Data records:
- - -

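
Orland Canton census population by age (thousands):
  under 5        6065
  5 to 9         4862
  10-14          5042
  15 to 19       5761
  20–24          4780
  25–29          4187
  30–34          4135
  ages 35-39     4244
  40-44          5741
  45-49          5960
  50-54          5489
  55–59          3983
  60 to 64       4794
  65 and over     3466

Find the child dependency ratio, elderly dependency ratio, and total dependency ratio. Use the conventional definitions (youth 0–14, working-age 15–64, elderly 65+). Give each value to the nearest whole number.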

- - -

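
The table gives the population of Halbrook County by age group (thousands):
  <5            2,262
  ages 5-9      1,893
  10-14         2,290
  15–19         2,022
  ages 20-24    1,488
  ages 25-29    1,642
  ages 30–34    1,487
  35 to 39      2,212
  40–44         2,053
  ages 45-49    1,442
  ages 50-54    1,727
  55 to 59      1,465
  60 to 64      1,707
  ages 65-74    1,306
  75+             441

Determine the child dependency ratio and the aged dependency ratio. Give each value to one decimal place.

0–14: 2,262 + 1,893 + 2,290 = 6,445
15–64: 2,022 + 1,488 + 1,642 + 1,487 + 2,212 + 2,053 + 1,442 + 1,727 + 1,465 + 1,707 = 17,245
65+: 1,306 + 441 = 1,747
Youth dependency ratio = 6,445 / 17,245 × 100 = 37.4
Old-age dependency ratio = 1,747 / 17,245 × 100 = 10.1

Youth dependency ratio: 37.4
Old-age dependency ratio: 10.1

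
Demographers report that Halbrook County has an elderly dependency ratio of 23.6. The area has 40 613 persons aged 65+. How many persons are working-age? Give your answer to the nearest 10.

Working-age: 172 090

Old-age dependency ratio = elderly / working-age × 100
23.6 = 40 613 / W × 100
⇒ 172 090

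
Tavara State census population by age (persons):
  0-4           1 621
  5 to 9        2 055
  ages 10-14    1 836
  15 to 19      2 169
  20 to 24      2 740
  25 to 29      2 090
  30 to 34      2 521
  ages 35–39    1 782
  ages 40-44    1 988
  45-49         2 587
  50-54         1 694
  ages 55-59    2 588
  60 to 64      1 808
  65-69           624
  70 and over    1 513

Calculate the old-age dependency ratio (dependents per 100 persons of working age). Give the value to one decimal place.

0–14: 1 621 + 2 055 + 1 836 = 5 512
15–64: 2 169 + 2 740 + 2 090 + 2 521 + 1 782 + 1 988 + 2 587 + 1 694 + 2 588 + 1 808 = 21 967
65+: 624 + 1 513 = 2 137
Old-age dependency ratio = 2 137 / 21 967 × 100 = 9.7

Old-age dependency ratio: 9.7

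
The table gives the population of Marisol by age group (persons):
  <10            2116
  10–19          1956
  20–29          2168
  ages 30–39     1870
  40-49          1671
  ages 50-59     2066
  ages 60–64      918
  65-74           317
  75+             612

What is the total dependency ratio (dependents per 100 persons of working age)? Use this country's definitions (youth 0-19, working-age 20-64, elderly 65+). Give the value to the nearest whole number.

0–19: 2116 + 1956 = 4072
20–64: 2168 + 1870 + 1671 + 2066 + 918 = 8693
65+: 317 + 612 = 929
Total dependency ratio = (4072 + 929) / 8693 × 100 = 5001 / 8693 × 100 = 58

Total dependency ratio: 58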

- - -

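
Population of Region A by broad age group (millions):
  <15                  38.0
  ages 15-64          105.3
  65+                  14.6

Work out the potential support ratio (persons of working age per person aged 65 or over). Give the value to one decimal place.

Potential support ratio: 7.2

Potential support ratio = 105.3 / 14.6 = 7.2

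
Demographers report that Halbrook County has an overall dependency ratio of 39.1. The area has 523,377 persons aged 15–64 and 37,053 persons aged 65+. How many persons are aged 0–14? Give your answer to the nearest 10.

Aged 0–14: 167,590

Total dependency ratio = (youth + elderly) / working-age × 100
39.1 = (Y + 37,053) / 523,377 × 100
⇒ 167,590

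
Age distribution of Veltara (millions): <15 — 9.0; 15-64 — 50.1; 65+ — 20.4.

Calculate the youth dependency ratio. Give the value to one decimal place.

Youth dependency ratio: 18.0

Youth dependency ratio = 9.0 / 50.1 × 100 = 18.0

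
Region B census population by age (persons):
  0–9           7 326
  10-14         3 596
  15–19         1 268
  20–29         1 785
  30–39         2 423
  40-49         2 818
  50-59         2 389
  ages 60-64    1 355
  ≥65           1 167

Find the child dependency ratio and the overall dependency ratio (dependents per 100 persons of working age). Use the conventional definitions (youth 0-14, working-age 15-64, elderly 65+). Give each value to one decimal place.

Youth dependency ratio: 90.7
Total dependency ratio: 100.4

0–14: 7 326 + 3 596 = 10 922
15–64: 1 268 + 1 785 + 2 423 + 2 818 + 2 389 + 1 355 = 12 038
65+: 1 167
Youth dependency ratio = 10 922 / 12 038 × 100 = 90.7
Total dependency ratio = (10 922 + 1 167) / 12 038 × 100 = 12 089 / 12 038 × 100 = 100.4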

- - -

● Task directions
When a line in the data contains the string "gives", copy that line.

● Answer to the exercise
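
The table gives the population of Halbrook County by age group (thousands):
The table gives the population of Marisol by age group (persons):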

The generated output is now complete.